● **TASK REQUIREMENTS**
Take each line of the data that contains the string "from" and copy it.
··· DATASET CONTENT ···
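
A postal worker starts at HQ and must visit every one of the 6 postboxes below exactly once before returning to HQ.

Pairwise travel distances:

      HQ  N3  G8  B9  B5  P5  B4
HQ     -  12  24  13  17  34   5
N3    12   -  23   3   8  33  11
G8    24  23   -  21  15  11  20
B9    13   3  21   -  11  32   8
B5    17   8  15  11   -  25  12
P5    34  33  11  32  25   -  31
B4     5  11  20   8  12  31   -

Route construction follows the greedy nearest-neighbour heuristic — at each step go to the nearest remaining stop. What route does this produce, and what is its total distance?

84 along HQ → B4 → B9 → N3 → B5 → G8 → P5 → HQ.

HQ → [B4:5 / N3:12 / B9:13 / B5:17 / G8:24 / P5:34] → B4 (5)
B4 → [B9:8 / N3:11 / B5:12 / G8:20 / P5:31] → B9 (8)
B9 → [N3:3 / B5:11 / G8:21 / P5:32] → N3 (3)
N3 → [B5:8 / G8:23 / P5:33] → B5 (8)
B5 → [G8:15 / P5:25] → G8 (15)
G8 → [P5:11] → P5 (11)
Return P5→HQ: 34.
Total = 5 + 8 + 3 + 8 + 15 + 11 + 34 = 84.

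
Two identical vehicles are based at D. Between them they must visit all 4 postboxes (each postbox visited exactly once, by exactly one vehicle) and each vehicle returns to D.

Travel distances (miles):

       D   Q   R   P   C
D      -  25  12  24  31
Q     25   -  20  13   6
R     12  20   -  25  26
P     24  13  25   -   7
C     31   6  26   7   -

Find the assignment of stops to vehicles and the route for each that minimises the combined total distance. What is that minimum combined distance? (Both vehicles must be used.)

Check every non-empty split of the stops between the two vehicles; for each half take its own optimal tour:
  {Q} + {R, P, C}: 50 + 69 = 119
  {R} + {Q, P, C}: 24 + 62 = 86
  {Q, R} + {P, C}: 57 + 62 = 119
  {P} + {Q, R, C}: 48 + 69 = 117
  {Q, P} + {R, C}: 62 + 69 = 131
  {R, P} + {Q, C}: 61 + 62 = 123
  … (7 splits in total)
Best: vehicle 1 D → R → D = 24; vehicle 2 D → Q → C → P → D = 62; combined 86.

Minimum combined distance: 86 miles.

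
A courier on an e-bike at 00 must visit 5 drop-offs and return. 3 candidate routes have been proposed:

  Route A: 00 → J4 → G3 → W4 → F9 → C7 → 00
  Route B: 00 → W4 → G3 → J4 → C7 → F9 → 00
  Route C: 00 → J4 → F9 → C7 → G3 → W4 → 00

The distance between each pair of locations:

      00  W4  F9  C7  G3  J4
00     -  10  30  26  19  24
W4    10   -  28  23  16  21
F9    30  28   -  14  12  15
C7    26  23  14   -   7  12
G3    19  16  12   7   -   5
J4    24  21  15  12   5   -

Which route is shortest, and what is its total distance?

Route A: 24 + 5 + 16 + 28 + 14 + 26 = 113
Route B: 10 + 16 + 5 + 12 + 14 + 30 = 87
Route C: 24 + 15 + 14 + 7 + 16 + 10 = 86

86 — Route C is the shortest.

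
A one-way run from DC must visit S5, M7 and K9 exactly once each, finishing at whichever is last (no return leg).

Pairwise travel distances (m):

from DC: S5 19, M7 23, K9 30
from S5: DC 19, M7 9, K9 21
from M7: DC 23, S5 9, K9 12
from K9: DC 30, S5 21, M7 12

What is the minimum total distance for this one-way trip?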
···
● **ANSWER FOR THIS EXERCISE**
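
A one-way run from DC must visit S5, M7 and K9 exactly once each, finishing at whichever is last (no return leg).
from DC: S5 19, M7 23, K9 30
from S5: DC 19, M7 9, K9 21
from M7: DC 23, S5 9, K9 12
from K9: DC 30, S5 21, M7 12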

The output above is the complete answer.